[Dataset entries]
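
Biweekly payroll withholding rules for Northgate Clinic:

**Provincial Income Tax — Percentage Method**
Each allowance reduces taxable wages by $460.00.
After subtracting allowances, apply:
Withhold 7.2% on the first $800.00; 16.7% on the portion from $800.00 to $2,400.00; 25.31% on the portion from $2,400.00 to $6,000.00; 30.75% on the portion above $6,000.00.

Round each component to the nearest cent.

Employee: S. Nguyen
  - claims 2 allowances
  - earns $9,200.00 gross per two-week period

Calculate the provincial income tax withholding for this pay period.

Provincial Income Tax: taxable = $9,200.00 − 2×$460.00 = $8,280.00
  $1,235.96 + 30.75% × ($8,280.00 − $6,000.00) = $1,235.96 + 30.75% × $2,280.00 = $1,937.06

$1,937.06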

◆ TASK GOAL
Each line of the entries that holds "allowances" should be counted, and only the total given.

◆ RESULT
2